The problem
Print out the data below with every line intact.

Entries shown
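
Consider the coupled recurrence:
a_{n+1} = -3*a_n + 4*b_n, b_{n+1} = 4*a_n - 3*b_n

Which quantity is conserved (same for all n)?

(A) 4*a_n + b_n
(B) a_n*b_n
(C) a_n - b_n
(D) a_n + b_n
D

Replace a_n by a_{n+1} = -3*a_n + 4*b_n and b_n by b_{n+1} = 4*a_n - 3*b_n in each option and simplify:
(A) 4*a_n + b_n  ->  4*(-3*a_n + 4*b_n) + (4*a_n - 3*b_n) = -8*a_n + 13*b_n   [not conserved]
(B) a_n*b_n  ->  (-3*a_n + 4*b_n)*(4*a_n - 3*b_n) = -12*a_n^2 + 25*a_n*b_n - 12*b_n^2   [not conserved]
(C) a_n - b_n  ->  (-3*a_n + 4*b_n) - (4*a_n - 3*b_n) = -7*a_n + 7*b_n   [not conserved]
(D) a_n + b_n  ->  (-3*a_n + 4*b_n) + (4*a_n - 3*b_n) = a_n + b_n   [conserved]

Only (D) a_n + b_n returns to itself after one step, so it is the conserved quantity.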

Completed task
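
Consider the coupled recurrence:
a_{n+1} = -3*a_n + 4*b_n, b_{n+1} = 4*a_n - 3*b_n

Which quantity is conserved (same for all n)?

(A) 4*a_n + b_n
(B) a_n*b_n
(C) a_n - b_n
(D) a_n + b_n
D

Replace a_n by a_{n+1} = -3*a_n + 4*b_n and b_n by b_{n+1} = 4*a_n - 3*b_n in each option and simplify:
(A) 4*a_n + b_n  ->  4*(-3*a_n + 4*b_n) + (4*a_n - 3*b_n) = -8*a_n + 13*b_n   [not conserved]
(B) a_n*b_n  ->  (-3*a_n + 4*b_n)*(4*a_n - 3*b_n) = -12*a_n^2 + 25*a_n*b_n - 12*b_n^2   [not conserved]
(C) a_n - b_n  ->  (-3*a_n + 4*b_n) - (4*a_n - 3*b_n) = -7*a_n + 7*b_n   [not conserved]
(D) a_n + b_n  ->  (-3*a_n + 4*b_n) + (4*a_n - 3*b_n) = a_n + b_n   [conserved]

Only (D) a_n + b_n returns to itself after one step, so it is the conserved quantity.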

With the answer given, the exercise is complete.